INSTRUCTIONS TO FOLLOW
Every line of the records below should be restated exactly.

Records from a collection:
=== Section Start ===

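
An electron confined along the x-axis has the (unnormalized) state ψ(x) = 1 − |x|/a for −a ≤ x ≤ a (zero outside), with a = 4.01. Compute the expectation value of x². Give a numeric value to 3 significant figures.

1.61

⟨x²⟩ = ∫ x²·|ψ|² dx / ∫|ψ|² dx (integrals over the domain).
ψ is even, so ∫ over [−a, a] = 2∫₀ᵃ with ψ = 1 − x/a there: ∫₀ᵃ (1 − x/a)² dx = a/3, ∫₀ᵃ x²(1 − x/a)² dx = a³/30, ∫₀ᵃ x⁴(1 − x/a)² dx = a⁵/105.
State is unnormalized: ∫|ψ|² dx = 2.6733, and ∫ψ*·x²·ψ dx = 4.2987, so ⟨x²⟩ = 4.2987 / 2.6733.
⟨x²⟩ = 1.6080.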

=== Section End ===

SOLUTION TO THIS EXERCISE
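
An electron confined along the x-axis has the (unnormalized) state ψ(x) = 1 − |x|/a for −a ≤ x ≤ a (zero outside), with a = 4.01. Compute the expectation value of x². Give a numeric value to 3 significant figures.

1.61

⟨x²⟩ = ∫ x²·|ψ|² dx / ∫|ψ|² dx (integrals over the domain).
ψ is even, so ∫ over [−a, a] = 2∫₀ᵃ with ψ = 1 − x/a there: ∫₀ᵃ (1 − x/a)² dx = a/3, ∫₀ᵃ x²(1 − x/a)² dx = a³/30, ∫₀ᵃ x⁴(1 − x/a)² dx = a⁵/105.
State is unnormalized: ∫|ψ|² dx = 2.6733, and ∫ψ*·x²·ψ dx = 4.2987, so ⟨x²⟩ = 4.2987 / 2.6733.
⟨x²⟩ = 1.6080.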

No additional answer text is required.